Work item: Pull each line holding "struct" out of the entries below.

Items from a dataset:
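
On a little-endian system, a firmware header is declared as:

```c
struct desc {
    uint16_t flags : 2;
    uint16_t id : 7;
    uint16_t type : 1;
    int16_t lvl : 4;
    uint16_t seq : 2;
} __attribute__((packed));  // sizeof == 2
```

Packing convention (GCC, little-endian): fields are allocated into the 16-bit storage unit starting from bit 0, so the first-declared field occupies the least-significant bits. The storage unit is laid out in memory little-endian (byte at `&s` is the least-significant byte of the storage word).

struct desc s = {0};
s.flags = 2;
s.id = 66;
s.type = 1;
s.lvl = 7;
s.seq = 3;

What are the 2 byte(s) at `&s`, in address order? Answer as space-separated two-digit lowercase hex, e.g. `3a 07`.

flags (2b) val=2 bits=0x2 at bit 0: 0x0002
id (7b) val=66 bits=0x42 at bit 2: 0x010a
type (1b) val=1 bits=0x1 at bit 9: 0x030a
lvl (4b) val=7 bits=0x7 at bit 10: 0x1f0a
seq (2b) val=3 bits=0x3 at bit 14: 0xdf0a
word = 0xdf0a → little-endian bytes:
  [0]=0x0a  [1]=0xdf

0a df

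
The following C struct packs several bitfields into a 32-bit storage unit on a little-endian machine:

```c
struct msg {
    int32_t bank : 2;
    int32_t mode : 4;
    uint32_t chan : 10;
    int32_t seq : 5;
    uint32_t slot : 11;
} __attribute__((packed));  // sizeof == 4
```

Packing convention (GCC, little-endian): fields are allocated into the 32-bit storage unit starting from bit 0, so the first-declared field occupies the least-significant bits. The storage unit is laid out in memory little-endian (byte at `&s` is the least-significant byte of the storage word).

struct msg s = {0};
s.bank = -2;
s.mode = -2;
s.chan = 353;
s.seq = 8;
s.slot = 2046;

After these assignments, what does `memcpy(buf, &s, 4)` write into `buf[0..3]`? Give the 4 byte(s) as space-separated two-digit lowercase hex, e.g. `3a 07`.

bank (2b) val=-2 bits=0x2 at bit 0: 0x00000002
mode (4b) val=-2 bits=0xe at bit 2: 0x0000003a
chan (10b) val=353 bits=0x161 at bit 6: 0x0000587a
seq (5b) val=8 bits=0x8 at bit 16: 0x0008587a
slot (11b) val=2046 bits=0x7fe at bit 21: 0xffc8587a
word = 0xffc8587a → little-endian bytes:
  [0]=0x7a  [1]=0x58  [2]=0xc8  [3]=0xff

7a 58 c8 ff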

Answer for the task:
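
struct desc {
struct desc s = {0};
The following C struct packs several bitfields into a 32-bit storage unit on a little-endian machine:
struct msg {
struct msg s = {0};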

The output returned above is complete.